▸ Directions for this task: Output the line with "Li | Be | He" and every following line to the end of the material, exactly as they appear.

---- Data shown

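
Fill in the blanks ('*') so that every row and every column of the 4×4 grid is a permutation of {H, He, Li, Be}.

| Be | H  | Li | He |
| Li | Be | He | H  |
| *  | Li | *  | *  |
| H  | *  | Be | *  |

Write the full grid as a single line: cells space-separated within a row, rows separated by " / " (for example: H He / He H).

Be H Li He / Li Be He H / He Li H Be / H He Be Li

row 3 has {Li}; column 1 has {H,Li,Be} — only He is left for (r3,c1).
row 3 has {He,Li}; column 3 has {He,Li,Be} — only H is left for (r3,c3).
row 3 has {H,He,Li}; column 4 has {H,He} — only Be is left for (r3,c4).
row 4 has {H,Be}; column 2 has {H,Li,Be} — only He is left for (r4,c2).
row 4 has {H,He,Be}; column 4 has {H,He,Be} — only Li is left for (r4,c4).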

--------

▸ Answer area:
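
| Li | Be | He | H  |
| *  | Li | *  | *  |
| H  | *  | Be | *  |

Write the full grid as a single line: cells space-separated within a row, rows separated by " / " (for example: H He / He H).

Be H Li He / Li Be He H / He Li H Be / H He Be Li

row 3 has {Li}; column 1 has {H,Li,Be} — only He is left for (r3,c1).
row 3 has {He,Li}; column 3 has {He,Li,Be} — only H is left for (r3,c3).
row 3 has {H,He,Li}; column 4 has {H,He} — only Be is left for (r3,c4).
row 4 has {H,Be}; column 2 has {H,Li,Be} — only He is left for (r4,c2).
row 4 has {H,He,Be}; column 4 has {H,He,Be} — only Li is left for (r4,c4).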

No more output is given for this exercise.